** TASK BRIEF **
Give only the number of lines in the records below that contain the word "What".
Top of INPUT RECORDS
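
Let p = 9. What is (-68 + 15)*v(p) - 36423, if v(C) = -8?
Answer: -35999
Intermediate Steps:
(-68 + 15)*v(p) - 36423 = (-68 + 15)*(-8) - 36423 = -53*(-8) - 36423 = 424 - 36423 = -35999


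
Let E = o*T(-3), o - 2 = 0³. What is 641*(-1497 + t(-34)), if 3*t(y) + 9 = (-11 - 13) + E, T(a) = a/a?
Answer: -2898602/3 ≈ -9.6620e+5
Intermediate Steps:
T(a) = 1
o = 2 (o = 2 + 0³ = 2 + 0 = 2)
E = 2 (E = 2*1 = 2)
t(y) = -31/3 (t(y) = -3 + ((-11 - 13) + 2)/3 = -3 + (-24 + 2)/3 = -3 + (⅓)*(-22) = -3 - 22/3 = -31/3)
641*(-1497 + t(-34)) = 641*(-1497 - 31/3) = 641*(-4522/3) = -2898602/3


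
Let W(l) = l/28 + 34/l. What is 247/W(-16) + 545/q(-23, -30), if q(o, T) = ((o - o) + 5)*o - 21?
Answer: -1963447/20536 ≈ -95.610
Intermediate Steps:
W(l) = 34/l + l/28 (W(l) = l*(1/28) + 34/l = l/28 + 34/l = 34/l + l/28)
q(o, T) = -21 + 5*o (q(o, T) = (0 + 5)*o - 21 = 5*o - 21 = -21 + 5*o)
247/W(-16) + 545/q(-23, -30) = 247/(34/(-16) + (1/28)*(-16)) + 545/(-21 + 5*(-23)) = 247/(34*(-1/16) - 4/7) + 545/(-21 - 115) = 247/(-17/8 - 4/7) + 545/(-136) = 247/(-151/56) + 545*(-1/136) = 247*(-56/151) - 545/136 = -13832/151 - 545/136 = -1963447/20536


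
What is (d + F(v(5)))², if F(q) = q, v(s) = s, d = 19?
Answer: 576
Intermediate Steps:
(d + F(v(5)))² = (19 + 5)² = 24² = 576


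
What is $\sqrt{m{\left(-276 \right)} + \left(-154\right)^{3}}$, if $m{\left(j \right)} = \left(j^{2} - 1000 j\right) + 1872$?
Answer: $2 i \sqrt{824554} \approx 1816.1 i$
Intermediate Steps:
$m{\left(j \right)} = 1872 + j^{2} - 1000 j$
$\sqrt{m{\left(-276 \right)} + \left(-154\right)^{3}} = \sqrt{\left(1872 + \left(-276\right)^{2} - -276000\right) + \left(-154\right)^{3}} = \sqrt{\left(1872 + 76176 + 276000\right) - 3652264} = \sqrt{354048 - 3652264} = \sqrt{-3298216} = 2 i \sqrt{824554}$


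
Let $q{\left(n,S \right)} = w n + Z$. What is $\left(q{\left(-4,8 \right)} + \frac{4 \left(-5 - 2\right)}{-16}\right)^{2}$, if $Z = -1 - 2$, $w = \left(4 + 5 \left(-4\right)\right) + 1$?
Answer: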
Bottom of INPUT RECORDS
** RESPONSE AREA **
6